What to work on: Where the records below show a line containing "What is Add(Mul(Add(-143, Mul(-1, 172)), -164), 295)?", start copying; end with the line containing "Answer: 344527/8 ≈ 43066.", and copy it too.
Segment Start: Information shown
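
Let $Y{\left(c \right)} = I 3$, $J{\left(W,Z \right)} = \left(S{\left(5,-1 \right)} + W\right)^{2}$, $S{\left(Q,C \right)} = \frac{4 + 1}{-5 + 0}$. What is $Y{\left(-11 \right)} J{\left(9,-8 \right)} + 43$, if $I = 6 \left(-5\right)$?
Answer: $-5717$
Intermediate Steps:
$S{\left(Q,C \right)} = -1$ ($S{\left(Q,C \right)} = \frac{5}{-5} = 5 \left(- \frac{1}{5}\right) = -1$)
$I = -30$
$J{\left(W,Z \right)} = \left(-1 + W\right)^{2}$
$Y{\left(c \right)} = -90$ ($Y{\left(c \right)} = \left(-30\right) 3 = -90$)
$Y{\left(-11 \right)} J{\left(9,-8 \right)} + 43 = - 90 \left(-1 + 9\right)^{2} + 43 = - 90 \cdot 8^{2} + 43 = \left(-90\right) 64 + 43 = -5760 + 43 = -5717$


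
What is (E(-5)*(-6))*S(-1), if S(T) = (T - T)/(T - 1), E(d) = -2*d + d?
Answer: 0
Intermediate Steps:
E(d) = -d
S(T) = 0 (S(T) = 0/(-1 + T) = 0)
(E(-5)*(-6))*S(-1) = (-1*(-5)*(-6))*0 = (5*(-6))*0 = -30*0 = 0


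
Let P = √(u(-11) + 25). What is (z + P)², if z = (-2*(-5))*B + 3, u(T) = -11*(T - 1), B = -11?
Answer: (107 - √157)² ≈ 8924.6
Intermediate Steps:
u(T) = 11 - 11*T (u(T) = -11*(-1 + T) = 11 - 11*T)
P = √157 (P = √((11 - 11*(-11)) + 25) = √((11 + 121) + 25) = √(132 + 25) = √157 ≈ 12.530)
z = -107 (z = -2*(-5)*(-11) + 3 = 10*(-11) + 3 = -110 + 3 = -107)
(z + P)² = (-107 + √157)²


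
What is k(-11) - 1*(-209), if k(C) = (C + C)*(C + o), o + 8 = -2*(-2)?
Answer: 539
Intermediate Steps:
o = -4 (o = -8 - 2*(-2) = -8 + 4 = -4)
k(C) = 2*C*(-4 + C) (k(C) = (C + C)*(C - 4) = (2*C)*(-4 + C) = 2*C*(-4 + C))
k(-11) - 1*(-209) = 2*(-11)*(-4 - 11) - 1*(-209) = 2*(-11)*(-15) + 209 = 330 + 209 = 539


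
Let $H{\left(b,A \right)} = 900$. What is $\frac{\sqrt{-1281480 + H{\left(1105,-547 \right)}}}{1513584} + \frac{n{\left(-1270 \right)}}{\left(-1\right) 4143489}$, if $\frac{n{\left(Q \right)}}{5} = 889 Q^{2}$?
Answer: $- \frac{1024191500}{591927} + \frac{i \sqrt{320145}}{756792} \approx -1730.3 + 0.00074765 i$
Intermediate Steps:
$n{\left(Q \right)} = 4445 Q^{2}$ ($n{\left(Q \right)} = 5 \cdot 889 Q^{2} = 4445 Q^{2}$)
$\frac{\sqrt{-1281480 + H{\left(1105,-547 \right)}}}{1513584} + \frac{n{\left(-1270 \right)}}{\left(-1\right) 4143489} = \frac{\sqrt{-1281480 + 900}}{1513584} + \frac{4445 \left(-1270\right)^{2}}{\left(-1\right) 4143489} = \sqrt{-1280580} \cdot \frac{1}{1513584} + \frac{4445 \cdot 1612900}{-4143489} = 2 i \sqrt{320145} \cdot \frac{1}{1513584} + 7169340500 \left(- \frac{1}{4143489}\right) = \frac{i \sqrt{320145}}{756792} - \frac{1024191500}{591927} = - \frac{1024191500}{591927} + \frac{i \sqrt{320145}}{756792}$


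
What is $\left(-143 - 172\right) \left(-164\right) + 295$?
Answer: $51955$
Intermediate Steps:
$\left(-143 - 172\right) \left(-164\right) + 295 = \left(-315\right) \left(-164\right) + 295 = 51660 + 295 = 51955$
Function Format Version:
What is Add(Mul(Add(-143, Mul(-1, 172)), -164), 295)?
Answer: 51955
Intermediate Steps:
Add(Mul(Add(-143, Mul(-1, 172)), -164), 295) = Add(Mul(Add(-143, -172), -164), 295) = Add(Mul(-315, -164), 295) = Add(51660, 295) = 51955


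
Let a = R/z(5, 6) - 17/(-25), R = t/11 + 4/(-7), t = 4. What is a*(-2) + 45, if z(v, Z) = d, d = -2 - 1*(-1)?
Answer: 83207/1925 ≈ 43.224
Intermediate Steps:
d = -1 (d = -2 + 1 = -1)
R = -16/77 (R = 4/11 + 4/(-7) = 4*(1/11) + 4*(-1/7) = 4/11 - 4/7 = -16/77 ≈ -0.20779)
z(v, Z) = -1
a = 1709/1925 (a = -16/77/(-1) - 17/(-25) = -16/77*(-1) - 17*(-1/25) = 16/77 + 17/25 = 1709/1925 ≈ 0.88779)
a*(-2) + 45 = (1709/1925)*(-2) + 45 = -3418/1925 + 45 = 83207/1925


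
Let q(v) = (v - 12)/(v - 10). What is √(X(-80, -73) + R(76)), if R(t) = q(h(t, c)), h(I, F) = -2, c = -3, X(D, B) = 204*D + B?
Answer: I*√590106/6 ≈ 128.03*I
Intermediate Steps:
X(D, B) = B + 204*D
q(v) = (-12 + v)/(-10 + v)
R(t) = 7/6 (R(t) = (-12 - 2)/(-10 - 2) = -14/(-12) = -1/12*(-14) = 7/6)
√(X(-80, -73) + R(76)) = √((-73 + 204*(-80)) + 7/6) = √((-73 - 16320) + 7/6) = √(-16393 + 7/6) = √(-98351/6) = I*√590106/6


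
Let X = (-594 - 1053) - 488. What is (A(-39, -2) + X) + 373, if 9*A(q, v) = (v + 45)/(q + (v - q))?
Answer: -31759/18 ≈ -1764.4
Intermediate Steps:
A(q, v) = (45 + v)/(9*v) (A(q, v) = ((v + 45)/(q + (v - q)))/9 = ((45 + v)/v)/9 = (45 + v)/(9*v))
X = -2135 (X = -1647 - 488 = -2135)
(A(-39, -2) + X) + 373 = ((1/9)*(45 - 2)/(-2) - 2135) + 373 = ((1/9)*(-1/2)*43 - 2135) + 373 = (-43/18 - 2135) + 373 = -38473/18 + 373 = -31759/18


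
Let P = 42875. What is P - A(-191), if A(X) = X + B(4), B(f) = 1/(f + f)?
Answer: 344527/8 ≈ 43066.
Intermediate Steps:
B(f) = 1/(2*f)
A(X) = ⅛ + X (A(X) = X + (½)/4 = X + (½)*(¼) = X + ⅛ = ⅛ + X)
P - A(-191) = 42875 - (⅛ - 191) = 42875 - 1*(-1527/8) = 42875 + 1527/8 = 344527/8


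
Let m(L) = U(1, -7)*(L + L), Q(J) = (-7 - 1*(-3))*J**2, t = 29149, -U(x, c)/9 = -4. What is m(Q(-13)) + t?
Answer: -19523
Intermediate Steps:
U(x, c) = 36 (U(x, c) = -9*(-4) = 36)
Q(J) = -4*J**2 (Q(J) = (-7 + 3)*J**2 = -4*J**2)
m(L) = 72*L (m(L) = 36*(L + L) = 36*(2*L) = 72*L)
m(Q(-13)) + t = 72*(-4*(-13)**2) + 29149 = 72*(-4*169) + 29149 = 72*(-676) + 29149 = -48672 + 29149 = -19523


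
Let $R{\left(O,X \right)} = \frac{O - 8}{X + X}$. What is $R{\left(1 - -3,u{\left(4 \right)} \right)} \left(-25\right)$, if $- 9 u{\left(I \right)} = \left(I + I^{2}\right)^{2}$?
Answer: $- \frac{9}{8} \approx -1.125$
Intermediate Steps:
$u{\left(I \right)} = - \frac{\left(I + I^{2}\right)^{2}}{9}$
$R{\left(O,X \right)} = \frac{-8 + O}{2 X}$
$R{\left(1 - -3,u{\left(4 \right)} \right)} \left(-25\right) = \frac{-8 + \left(1 - -3\right)}{2 \left(- \frac{4^{2} \left(1 + 4\right)^{2}}{9}\right)} \left(-25\right) = \frac{-8 + \left(1 + 3\right)}{2 \left(\left(- \frac{1}{9}\right) 16 \cdot 5^{2}\right)} \left(-25\right) = \frac{-8 + 4}{2 \left(\left(- \frac{1}{9}\right) 16 \cdot 25\right)} \left(-25\right) = \frac{1}{2} \frac{1}{- \frac{400}{9}} \left(-4\right) \left(-25\right) = \frac{1}{2} \left(- \frac{9}{400}\right) \left(-4\right) \left(-25\right) = \frac{9}{200} \left(-25\right) = - \frac{9}{8}$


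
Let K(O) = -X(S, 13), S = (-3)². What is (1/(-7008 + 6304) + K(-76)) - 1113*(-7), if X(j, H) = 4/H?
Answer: 71300403/9152 ≈ 7790.7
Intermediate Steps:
S = 9
K(O) = -4/13
(1/(-7008 + 6304) + K(-76)) - 1113*(-7) = (1/(-7008 + 6304) - 4/13) - 1113*(-7) = (1/(-704) - 4/13) + 7791 = (-1/704 - 4/13) + 7791 = -2829/9152 + 7791 = 71300403/9152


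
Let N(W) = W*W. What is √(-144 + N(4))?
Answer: 8*I*√2 ≈ 11.314*I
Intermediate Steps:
N(W) = W²
√(-144 + N(4)) = √(-144 + 4²) = √(-144 + 16) = √(-128) = 8*I*√2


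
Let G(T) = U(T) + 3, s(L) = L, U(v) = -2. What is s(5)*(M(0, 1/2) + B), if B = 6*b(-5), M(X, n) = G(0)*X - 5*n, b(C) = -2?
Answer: -145/2 ≈ -72.500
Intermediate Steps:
G(T) = 1 (G(T) = -2 + 3 = 1)
M(X, n) = X - 5*n (M(X, n) = 1*X - 5*n = X - 5*n)
B = -12 (B = 6*(-2) = -12)
s(5)*(M(0, 1/2) + B) = 5*((0 - 5/2) - 12) = 5*(-5/2 - 12) = 5*(-29/2) = -145/2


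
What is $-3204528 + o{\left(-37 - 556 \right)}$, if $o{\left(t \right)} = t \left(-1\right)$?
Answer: $-3203935$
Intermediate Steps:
$o{\left(t \right)} = - t$
$-3204528 + o{\left(-37 - 556 \right)} = -3204528 - \left(-37 - 556\right) = -3204528 - -593 = -3204528 + 593 = -3203935$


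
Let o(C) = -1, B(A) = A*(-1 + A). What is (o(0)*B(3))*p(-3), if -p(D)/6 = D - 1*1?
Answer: -144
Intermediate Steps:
p(D) = 6 - 6*D (p(D) = -6*(D - 1*1) = -6*(D - 1) = -6*(-1 + D) = 6 - 6*D)
(o(0)*B(3))*p(-3) = (-3*(-1 + 3))*(6 - 6*(-3)) = (-3*2)*(6 + 18) = -1*6*24 = -6*24 = -144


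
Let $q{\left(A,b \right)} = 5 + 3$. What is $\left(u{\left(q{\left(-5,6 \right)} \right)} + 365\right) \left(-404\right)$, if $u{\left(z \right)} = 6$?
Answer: $-149884$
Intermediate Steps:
$q{\left(A,b \right)} = 8$
$\left(u{\left(q{\left(-5,6 \right)} \right)} + 365\right) \left(-404\right) = \left(6 + 365\right) \left(-404\right) = 371 \left(-404\right) = -149884$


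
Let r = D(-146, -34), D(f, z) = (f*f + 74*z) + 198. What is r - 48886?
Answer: -29888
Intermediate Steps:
D(f, z) = 198 + f² + 74*z (D(f, z) = (f² + 74*z) + 198 = 198 + f² + 74*z)
r = 18998 (r = 198 + (-146)² + 74*(-34) = 198 + 21316 - 2516 = 18998)
r - 48886 = 18998 - 48886 = -29888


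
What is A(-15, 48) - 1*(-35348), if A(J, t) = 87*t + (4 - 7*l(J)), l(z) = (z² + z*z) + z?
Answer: 36483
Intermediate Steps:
l(z) = z + 2*z² (l(z) = (z² + z²) + z = 2*z² + z = z + 2*z²)
A(J, t) = 4 + 87*t - 7*J*(1 + 2*J) (A(J, t) = 87*t + (4 - 7*J*(1 + 2*J)) = 4 + 87*t - 7*J*(1 + 2*J))
A(-15, 48) - 1*(-35348) = (4 + 87*48 - 7*(-15)*(1 + 2*(-15))) - 1*(-35348) = (4 + 4176 - 7*(-15)*(1 - 30)) + 35348 = (4 + 4176 - 7*(-15)*(-29)) + 35348 = (4 + 4176 - 3045) + 35348 = 1135 + 35348 = 36483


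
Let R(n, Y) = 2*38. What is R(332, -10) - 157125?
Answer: -157049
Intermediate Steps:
R(n, Y) = 76
R(332, -10) - 157125 = 76 - 157125 = -157049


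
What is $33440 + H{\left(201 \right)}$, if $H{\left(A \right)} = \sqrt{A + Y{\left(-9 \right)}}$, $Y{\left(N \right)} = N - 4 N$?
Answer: $33440 + 2 \sqrt{57} \approx 33455.0$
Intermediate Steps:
$Y{\left(N \right)} = - 3 N$
$H{\left(A \right)} = \sqrt{27 + A}$ ($H{\left(A \right)} = \sqrt{A - -27} = \sqrt{A + 27} = \sqrt{27 + A}$)
$33440 + H{\left(201 \right)} = 33440 + \sqrt{27 + 201} = 33440 + \sqrt{228} = 33440 + 2 \sqrt{57}$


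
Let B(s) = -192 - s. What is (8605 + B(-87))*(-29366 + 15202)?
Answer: -120394000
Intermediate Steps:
(8605 + B(-87))*(-29366 + 15202) = (8605 + (-192 - 1*(-87)))*(-29366 + 15202) = (8605 + (-192 + 87))*(-14164) = (8605 - 105)*(-14164) = 8500*(-14164) = -120394000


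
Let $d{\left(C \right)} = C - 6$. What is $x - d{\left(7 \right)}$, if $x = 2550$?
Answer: $2549$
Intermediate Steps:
$d{\left(C \right)} = -6 + C$
$x - d{\left(7 \right)} = 2550 - \left(-6 + 7\right) = 2550 - 1 = 2549$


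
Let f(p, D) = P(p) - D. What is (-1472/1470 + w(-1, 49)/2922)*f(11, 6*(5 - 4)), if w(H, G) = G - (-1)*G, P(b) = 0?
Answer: 692854/119315 ≈ 5.8069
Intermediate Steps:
w(H, G) = 2*G (w(H, G) = G + G = 2*G)
f(p, D) = -D (f(p, D) = 0 - D = -D)
(-1472/1470 + w(-1, 49)/2922)*f(11, 6*(5 - 4)) = (-1472/1470 + (2*49)/2922)*(-6*(5 - 4)) = (-1472*1/1470 + 98*(1/2922))*(-6) = (-736/735 + 49/1461)*(-1*6) = -346427/357945*(-6) = 692854/119315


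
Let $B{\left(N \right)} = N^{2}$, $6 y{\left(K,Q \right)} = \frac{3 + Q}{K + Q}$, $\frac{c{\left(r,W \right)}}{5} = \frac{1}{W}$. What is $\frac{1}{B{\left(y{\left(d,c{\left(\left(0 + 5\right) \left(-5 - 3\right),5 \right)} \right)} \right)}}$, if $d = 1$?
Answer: $9$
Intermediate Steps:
$c{\left(r,W \right)} = \frac{5}{W}$
$y{\left(K,Q \right)} = \frac{3 + Q}{6 \left(K + Q\right)}$ ($y{\left(K,Q \right)} = \frac{\left(3 + Q\right) \frac{1}{K + Q}}{6} = \frac{\frac{1}{K + Q} \left(3 + Q\right)}{6} = \frac{3 + Q}{6 \left(K + Q\right)}$)
$\frac{1}{B{\left(y{\left(d,c{\left(\left(0 + 5\right) \left(-5 - 3\right),5 \right)} \right)} \right)}} = \frac{1}{\left(\frac{3 + \frac{5}{5}}{6 \left(1 + \frac{5}{5}\right)}\right)^{2}} = \frac{1}{\left(\frac{3 + 5 \cdot \frac{1}{5}}{6 \left(1 + 5 \cdot \frac{1}{5}\right)}\right)^{2}} = \frac{1}{\left(\frac{3 + 1}{6 \left(1 + 1\right)}\right)^{2}} = \frac{1}{\left(\frac{1}{6} \cdot \frac{1}{2} \cdot 4\right)^{2}} = \frac{1}{\left(\frac{1}{3}\right)^{2}} = \frac{1}{\frac{1}{9}} = 9$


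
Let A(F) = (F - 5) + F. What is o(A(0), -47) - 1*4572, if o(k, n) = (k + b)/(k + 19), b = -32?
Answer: -64045/14 ≈ -4574.6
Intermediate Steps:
A(F) = -5 + 2*F (A(F) = (-5 + F) + F = -5 + 2*F)
o(k, n) = (-32 + k)/(19 + k) (o(k, n) = (k - 32)/(k + 19) = (-32 + k)/(19 + k))
o(A(0), -47) - 1*4572 = (-32 + (-5 + 2*0))/(19 + (-5 + 2*0)) - 1*4572 = (-32 + (-5 + 0))/(19 + (-5 + 0)) - 4572 = (-32 - 5)/(19 - 5) - 4572 = -37/14 - 4572 = -64045/14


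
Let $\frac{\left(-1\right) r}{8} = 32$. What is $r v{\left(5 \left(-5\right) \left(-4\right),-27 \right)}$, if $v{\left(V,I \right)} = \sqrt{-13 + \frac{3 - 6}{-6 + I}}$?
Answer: $- \frac{256 i \sqrt{1562}}{11} \approx - 919.79 i$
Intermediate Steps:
$r = -256$ ($r = \left(-8\right) 32 = -256$)
$v{\left(V,I \right)} = \sqrt{-13 - \frac{3}{-6 + I}}$
$r v{\left(5 \left(-5\right) \left(-4\right),-27 \right)} = - 256 \sqrt{\frac{75 - -351}{-6 - 27}} = - 256 \sqrt{\frac{75 + 351}{-33}} = - 256 \sqrt{\left(- \frac{1}{33}\right) 426} = - 256 \sqrt{- \frac{142}{11}} = - 256 \frac{i \sqrt{1562}}{11} = - \frac{256 i \sqrt{1562}}{11}$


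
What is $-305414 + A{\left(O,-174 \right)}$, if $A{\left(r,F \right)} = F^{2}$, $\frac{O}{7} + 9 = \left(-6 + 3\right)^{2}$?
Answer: $-275138$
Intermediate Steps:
$O = 0$ ($O = -63 + 7 \left(-6 + 3\right)^{2} = -63 + 7 \left(-3\right)^{2} = -63 + 7 \cdot 9 = -63 + 63 = 0$)
$-305414 + A{\left(O,-174 \right)} = -305414 + \left(-174\right)^{2} = -305414 + 30276 = -275138$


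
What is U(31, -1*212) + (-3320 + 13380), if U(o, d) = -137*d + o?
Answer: 39135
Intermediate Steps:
U(o, d) = o - 137*d
U(31, -1*212) + (-3320 + 13380) = (31 - (-137)*212) + (-3320 + 13380) = (31 - 137*(-212)) + 10060 = (31 + 29044) + 10060 = 29075 + 10060 = 39135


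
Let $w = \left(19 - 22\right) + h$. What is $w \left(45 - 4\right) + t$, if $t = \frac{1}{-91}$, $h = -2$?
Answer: $- \frac{18656}{91} \approx -205.01$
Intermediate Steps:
$t = - \frac{1}{91} \approx -0.010989$
$w = -5$ ($w = \left(19 - 22\right) - 2 = -3 - 2 = -5$)
$w \left(45 - 4\right) + t = - 5 \left(45 - 4\right) - \frac{1}{91} = \left(-5\right) 41 - \frac{1}{91} = -205 - \frac{1}{91} = - \frac{18656}{91}$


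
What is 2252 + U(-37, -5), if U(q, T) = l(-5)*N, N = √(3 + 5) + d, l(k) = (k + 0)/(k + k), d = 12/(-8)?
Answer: 9005/4 + √2 ≈ 2252.7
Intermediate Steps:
d = -3/2 (d = 12*(-⅛) = -3/2 ≈ -1.5000)
l(k) = ½ (l(k) = k/((2*k)) = k*(1/(2*k)) = ½)
N = -3/2 + 2*√2 (N = √(3 + 5) - 3/2 = √8 - 3/2 = 2*√2 - 3/2 = -3/2 + 2*√2 ≈ 1.3284)
U(q, T) = -¾ + √2 (U(q, T) = (-3/2 + 2*√2)/2 = -¾ + √2)
2252 + U(-37, -5) = 2252 + (-¾ + √2) = 9005/4 + √2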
Segment End: Information shown
Worked solution:
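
What is Add(Mul(Add(-143, Mul(-1, 172)), -164), 295)?
Answer: 51955
Intermediate Steps:
Add(Mul(Add(-143, Mul(-1, 172)), -164), 295) = Add(Mul(Add(-143, -172), -164), 295) = Add(Mul(-315, -164), 295) = Add(51660, 295) = 51955


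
Let a = R/z(5, 6) - 17/(-25), R = t/11 + 4/(-7), t = 4. What is a*(-2) + 45, if z(v, Z) = d, d = -2 - 1*(-1)?
Answer: 83207/1925 ≈ 43.224
Intermediate Steps:
d = -1 (d = -2 + 1 = -1)
R = -16/77 (R = 4/11 + 4/(-7) = 4*(1/11) + 4*(-1/7) = 4/11 - 4/7 = -16/77 ≈ -0.20779)
z(v, Z) = -1
a = 1709/1925 (a = -16/77/(-1) - 17/(-25) = -16/77*(-1) - 17*(-1/25) = 16/77 + 17/25 = 1709/1925 ≈ 0.88779)
a*(-2) + 45 = (1709/1925)*(-2) + 45 = -3418/1925 + 45 = 83207/1925


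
Let q(v) = (v - 12)/(v - 10). What is √(X(-80, -73) + R(76)), if R(t) = q(h(t, c)), h(I, F) = -2, c = -3, X(D, B) = 204*D + B?
Answer: I*√590106/6 ≈ 128.03*I
Intermediate Steps:
X(D, B) = B + 204*D
q(v) = (-12 + v)/(-10 + v)
R(t) = 7/6 (R(t) = (-12 - 2)/(-10 - 2) = -14/(-12) = -1/12*(-14) = 7/6)
√(X(-80, -73) + R(76)) = √((-73 + 204*(-80)) + 7/6) = √((-73 - 16320) + 7/6) = √(-16393 + 7/6) = √(-98351/6) = I*√590106/6


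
Let X = (-594 - 1053) - 488. What is (A(-39, -2) + X) + 373, if 9*A(q, v) = (v + 45)/(q + (v - q))?
Answer: -31759/18 ≈ -1764.4
Intermediate Steps:
A(q, v) = (45 + v)/(9*v) (A(q, v) = ((v + 45)/(q + (v - q)))/9 = ((45 + v)/v)/9 = (45 + v)/(9*v))
X = -2135 (X = -1647 - 488 = -2135)
(A(-39, -2) + X) + 373 = ((1/9)*(45 - 2)/(-2) - 2135) + 373 = ((1/9)*(-1/2)*43 - 2135) + 373 = (-43/18 - 2135) + 373 = -38473/18 + 373 = -31759/18


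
Let P = 42875. What is P - A(-191), if A(X) = X + B(4), B(f) = 1/(f + f)?
Answer: 344527/8 ≈ 43066.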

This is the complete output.